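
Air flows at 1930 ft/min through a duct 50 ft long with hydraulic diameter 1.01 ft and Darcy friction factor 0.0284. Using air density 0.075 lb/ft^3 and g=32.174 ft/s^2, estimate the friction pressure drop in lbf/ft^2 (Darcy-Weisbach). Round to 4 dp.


v_fps = 1930/60 = 32.1667 ft/s
dp = 0.0284*(50/1.01)*0.075*32.1667^2/(2*32.174) = 1.6955 lbf/ft^2

1.6955 lbf/ft^2


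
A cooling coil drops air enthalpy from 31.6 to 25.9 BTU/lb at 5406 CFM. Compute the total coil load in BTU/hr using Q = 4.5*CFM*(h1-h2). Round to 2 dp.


Q = 4.5 * 5406 * (31.6 - 25.9) = 138663.90 BTU/hr

138663.90 BTU/hr


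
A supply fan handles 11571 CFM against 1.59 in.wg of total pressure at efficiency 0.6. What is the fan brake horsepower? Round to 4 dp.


BHP = 11571 * 1.59 / (6356 * 0.6) = 4.8243 hp

4.8243 hp


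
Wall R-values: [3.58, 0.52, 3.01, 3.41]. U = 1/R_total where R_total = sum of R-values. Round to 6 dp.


R_total = 3.58 + 0.52 + 3.01 + 3.41 = 10.52
U = 1/10.52 = 0.095057

0.095057


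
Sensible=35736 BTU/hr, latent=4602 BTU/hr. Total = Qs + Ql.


Qt = 35736 + 4602 = 40338 BTU/hr

40338 BTU/hr


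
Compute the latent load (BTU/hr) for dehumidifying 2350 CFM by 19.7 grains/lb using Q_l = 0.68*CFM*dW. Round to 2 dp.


Q = 0.68 * 2350 * 19.7 = 31480.60 BTU/hr

31480.60 BTU/hr


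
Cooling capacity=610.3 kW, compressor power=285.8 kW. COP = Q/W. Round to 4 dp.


COP = 610.3 / 285.8 = 2.1354

2.1354


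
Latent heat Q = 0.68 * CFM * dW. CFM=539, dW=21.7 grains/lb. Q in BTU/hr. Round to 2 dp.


Q = 0.68 * 539 * 21.7 = 7953.48 BTU/hr

7953.48 BTU/hr


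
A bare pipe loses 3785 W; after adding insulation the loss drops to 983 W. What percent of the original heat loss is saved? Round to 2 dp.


Savings = ((3785-983)/3785)*100 = 74.03 %

74.03 %


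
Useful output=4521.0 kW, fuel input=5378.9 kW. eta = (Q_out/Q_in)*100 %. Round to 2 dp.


eta = (4521.0/5378.9)*100 = 84.05 %

84.05 %


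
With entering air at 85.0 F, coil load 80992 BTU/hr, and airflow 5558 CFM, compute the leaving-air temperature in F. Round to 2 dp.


dT = 80992/(1.08*5558) = 13.4927
T_leave = 85.0 - 13.4927 = 71.51 F

71.51 F


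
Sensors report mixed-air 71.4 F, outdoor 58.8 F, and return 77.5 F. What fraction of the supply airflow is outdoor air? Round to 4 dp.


frac = (71.4 - 77.5) / (58.8 - 77.5) = 0.3262

0.3262


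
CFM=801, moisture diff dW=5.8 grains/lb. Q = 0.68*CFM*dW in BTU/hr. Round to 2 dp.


Q = 0.68 * 801 * 5.8 = 3159.14 BTU/hr

3159.14 BTU/hr


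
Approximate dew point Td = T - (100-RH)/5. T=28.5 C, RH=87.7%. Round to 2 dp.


Td = 28.5 - (100-87.7)/5 = 26.04 C

26.04 C


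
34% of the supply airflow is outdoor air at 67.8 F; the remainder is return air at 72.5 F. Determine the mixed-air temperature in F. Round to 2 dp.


T_mix = 0.34*67.8 + 0.66*72.5 = 70.90 F

70.90 F


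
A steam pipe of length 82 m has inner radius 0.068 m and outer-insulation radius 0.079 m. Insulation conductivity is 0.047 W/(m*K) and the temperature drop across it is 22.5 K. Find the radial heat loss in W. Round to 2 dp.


Q = 2*pi*0.047*82*22.5/ln(0.079/0.068) = 3633.76 W

3633.76 W


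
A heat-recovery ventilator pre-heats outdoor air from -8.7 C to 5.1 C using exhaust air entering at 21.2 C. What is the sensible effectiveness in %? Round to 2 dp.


eff = (5.1-(-8.7))/(21.2-(-8.7))*100 = 46.15 %

46.15 %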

_Work required_: In full and without alteration, transcribe the listing above.

_Answer section_:
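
Air flows at 1930 ft/min through a duct 50 ft long with hydraulic diameter 1.01 ft and Darcy friction factor 0.0284. Using air density 0.075 lb/ft^3 and g=32.174 ft/s^2, estimate the friction pressure drop in lbf/ft^2 (Darcy-Weisbach). Round to 4 dp.


v_fps = 1930/60 = 32.1667 ft/s
dp = 0.0284*(50/1.01)*0.075*32.1667^2/(2*32.174) = 1.6955 lbf/ft^2

1.6955 lbf/ft^2


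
A cooling coil drops air enthalpy from 31.6 to 25.9 BTU/lb at 5406 CFM. Compute the total coil load in BTU/hr using Q = 4.5*CFM*(h1-h2). Round to 2 dp.


Q = 4.5 * 5406 * (31.6 - 25.9) = 138663.90 BTU/hr

138663.90 BTU/hr


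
A supply fan handles 11571 CFM against 1.59 in.wg of total pressure at efficiency 0.6. What is the fan brake horsepower? Round to 4 dp.


BHP = 11571 * 1.59 / (6356 * 0.6) = 4.8243 hp

4.8243 hp


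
Wall R-values: [3.58, 0.52, 3.01, 3.41]. U = 1/R_total where R_total = sum of R-values. Round to 6 dp.


R_total = 3.58 + 0.52 + 3.01 + 3.41 = 10.52
U = 1/10.52 = 0.095057

0.095057


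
Sensible=35736 BTU/hr, latent=4602 BTU/hr. Total = Qs + Ql.


Qt = 35736 + 4602 = 40338 BTU/hr

40338 BTU/hr


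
Compute the latent load (BTU/hr) for dehumidifying 2350 CFM by 19.7 grains/lb using Q_l = 0.68*CFM*dW. Round to 2 dp.


Q = 0.68 * 2350 * 19.7 = 31480.60 BTU/hr

31480.60 BTU/hr


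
Cooling capacity=610.3 kW, compressor power=285.8 kW. COP = Q/W. Round to 4 dp.


COP = 610.3 / 285.8 = 2.1354

2.1354


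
Latent heat Q = 0.68 * CFM * dW. CFM=539, dW=21.7 grains/lb. Q in BTU/hr. Round to 2 dp.


Q = 0.68 * 539 * 21.7 = 7953.48 BTU/hr

7953.48 BTU/hr


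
A bare pipe loses 3785 W; after adding insulation the loss drops to 983 W. What percent of the original heat loss is saved? Round to 2 dp.


Savings = ((3785-983)/3785)*100 = 74.03 %

74.03 %


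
Useful output=4521.0 kW, fuel input=5378.9 kW. eta = (Q_out/Q_in)*100 %. Round to 2 dp.


eta = (4521.0/5378.9)*100 = 84.05 %

84.05 %


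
With entering air at 85.0 F, coil load 80992 BTU/hr, and airflow 5558 CFM, compute the leaving-air temperature in F. Round to 2 dp.


dT = 80992/(1.08*5558) = 13.4927
T_leave = 85.0 - 13.4927 = 71.51 F

71.51 F


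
Sensors report mixed-air 71.4 F, outdoor 58.8 F, and return 77.5 F. What fraction of the supply airflow is outdoor air? Round to 4 dp.


frac = (71.4 - 77.5) / (58.8 - 77.5) = 0.3262

0.3262


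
CFM=801, moisture diff dW=5.8 grains/lb. Q = 0.68*CFM*dW in BTU/hr. Round to 2 dp.


Q = 0.68 * 801 * 5.8 = 3159.14 BTU/hr

3159.14 BTU/hr


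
Approximate dew point Td = T - (100-RH)/5. T=28.5 C, RH=87.7%. Round to 2 dp.


Td = 28.5 - (100-87.7)/5 = 26.04 C

26.04 C


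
34% of the supply airflow is outdoor air at 67.8 F; the remainder is return air at 72.5 F. Determine the mixed-air temperature in F. Round to 2 dp.


T_mix = 0.34*67.8 + 0.66*72.5 = 70.90 F

70.90 F


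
A steam pipe of length 82 m has inner radius 0.068 m and outer-insulation radius 0.079 m. Insulation conductivity is 0.047 W/(m*K) and the temperature drop across it is 22.5 K. Find the radial heat loss in W. Round to 2 dp.


Q = 2*pi*0.047*82*22.5/ln(0.079/0.068) = 3633.76 W

3633.76 W


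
A heat-recovery ventilator pre-heats outdoor air from -8.7 C to 5.1 C using exhaust air entering at 21.2 C. What is the sensible effectiveness in %? Round to 2 dp.


eff = (5.1-(-8.7))/(21.2-(-8.7))*100 = 46.15 %

46.15 %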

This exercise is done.